**Description of the task**. Set down every entry again, exactly as it appears.

——

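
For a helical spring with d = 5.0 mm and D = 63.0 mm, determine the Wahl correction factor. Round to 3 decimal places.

1.113

C = D/d = 63.0/5.0 = 12.6000
K_W = (4C−1)/(4C−4) + 0.615/C = 49.400/46.400 + 0.0488 = 1.1135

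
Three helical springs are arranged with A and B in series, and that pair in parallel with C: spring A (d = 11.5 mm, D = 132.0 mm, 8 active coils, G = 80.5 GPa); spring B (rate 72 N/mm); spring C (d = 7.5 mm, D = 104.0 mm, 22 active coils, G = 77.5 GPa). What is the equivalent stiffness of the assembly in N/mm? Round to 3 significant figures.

k_A = Gd⁴/(8D³N_a) = (80.5×10³)(11.5⁴)/(8·132.0³·8) = 9.565 N/mm
k_C = Gd⁴/(8D³N_a) = (77.5×10³)(7.5⁴)/(8·104.0³·22) = 1.2386 N/mm
Springs A,B series: k_AB = 1/(1/9.565+1/72) = 8.4433 N/mm; parallel with C: k_eq = 8.4433+1.2386 = 9.6819 N/mm

9.68 N/mm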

——

**Answer to this problem**.
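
For a helical spring with d = 5.0 mm and D = 63.0 mm, determine the Wahl correction factor. Round to 3 decimal places.

1.113

C = D/d = 63.0/5.0 = 12.6000
K_W = (4C−1)/(4C−4) + 0.615/C = 49.400/46.400 + 0.0488 = 1.1135

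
Three helical springs are arranged with A and B in series, and that pair in parallel with C: spring A (d = 11.5 mm, D = 132.0 mm, 8 active coils, G = 80.5 GPa); spring B (rate 72 N/mm); spring C (d = 7.5 mm, D = 104.0 mm, 22 active coils, G = 77.5 GPa). What is the equivalent stiffness of the assembly in N/mm? Round to 3 significant figures.

k_A = Gd⁴/(8D³N_a) = (80.5×10³)(11.5⁴)/(8·132.0³·8) = 9.565 N/mm
k_C = Gd⁴/(8D³N_a) = (77.5×10³)(7.5⁴)/(8·104.0³·22) = 1.2386 N/mm
Springs A,B series: k_AB = 1/(1/9.565+1/72) = 8.4433 N/mm; parallel with C: k_eq = 8.4433+1.2386 = 9.6819 N/mm

9.68 N/mm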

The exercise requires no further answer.